▸ Task statement
Every entry needs to appear again exactly as written below.

Stored data entries:
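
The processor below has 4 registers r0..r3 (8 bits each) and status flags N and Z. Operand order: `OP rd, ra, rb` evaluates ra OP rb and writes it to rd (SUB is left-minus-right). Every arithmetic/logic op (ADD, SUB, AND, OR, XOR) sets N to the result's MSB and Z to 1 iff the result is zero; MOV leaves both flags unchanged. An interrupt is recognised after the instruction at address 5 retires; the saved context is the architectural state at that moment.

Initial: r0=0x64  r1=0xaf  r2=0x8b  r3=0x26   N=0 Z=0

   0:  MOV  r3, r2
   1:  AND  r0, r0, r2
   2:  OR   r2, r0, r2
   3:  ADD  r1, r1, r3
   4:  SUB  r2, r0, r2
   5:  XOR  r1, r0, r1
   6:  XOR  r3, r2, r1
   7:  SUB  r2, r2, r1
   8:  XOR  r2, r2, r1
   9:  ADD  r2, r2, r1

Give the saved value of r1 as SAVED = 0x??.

SAVED = 0x3a

after  0: r0=0x64 r1=0xaf r2=0x8b r3=0x8b  N=0 Z=0
after  1: r0=0x00 r1=0xaf r2=0x8b r3=0x8b  N=0 Z=1
after  2: r0=0x00 r1=0xaf r2=0x8b r3=0x8b  N=1 Z=0
after  3: r0=0x00 r1=0x3a r2=0x8b r3=0x8b  N=0 Z=0
after  4: r0=0x00 r1=0x3a r2=0x75 r3=0x8b  N=0 Z=0
after  5: r0=0x00 r1=0x3a r2=0x75 r3=0x8b  N=0 Z=0
-- IRQ taken; context saved, return-PC = 6 --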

▸ Response
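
The processor below has 4 registers r0..r3 (8 bits each) and status flags N and Z. Operand order: `OP rd, ra, rb` evaluates ra OP rb and writes it to rd (SUB is left-minus-right). Every arithmetic/logic op (ADD, SUB, AND, OR, XOR) sets N to the result's MSB and Z to 1 iff the result is zero; MOV leaves both flags unchanged. An interrupt is recognised after the instruction at address 5 retires; the saved context is the architectural state at that moment.

Initial: r0=0x64  r1=0xaf  r2=0x8b  r3=0x26   N=0 Z=0

   0:  MOV  r3, r2
   1:  AND  r0, r0, r2
   2:  OR   r2, r0, r2
   3:  ADD  r1, r1, r3
   4:  SUB  r2, r0, r2
   5:  XOR  r1, r0, r1
   6:  XOR  r3, r2, r1
   7:  SUB  r2, r2, r1
   8:  XOR  r2, r2, r1
   9:  ADD  r2, r2, r1

Give the saved value of r1 as SAVED = 0x??.

SAVED = 0x3a

after  0: r0=0x64 r1=0xaf r2=0x8b r3=0x8b  N=0 Z=0
after  1: r0=0x00 r1=0xaf r2=0x8b r3=0x8b  N=0 Z=1
after  2: r0=0x00 r1=0xaf r2=0x8b r3=0x8b  N=1 Z=0
after  3: r0=0x00 r1=0x3a r2=0x8b r3=0x8b  N=0 Z=0
after  4: r0=0x00 r1=0x3a r2=0x75 r3=0x8b  N=0 Z=0
after  5: r0=0x00 r1=0x3a r2=0x75 r3=0x8b  N=0 Z=0
-- IRQ taken; context saved, return-PC = 6 --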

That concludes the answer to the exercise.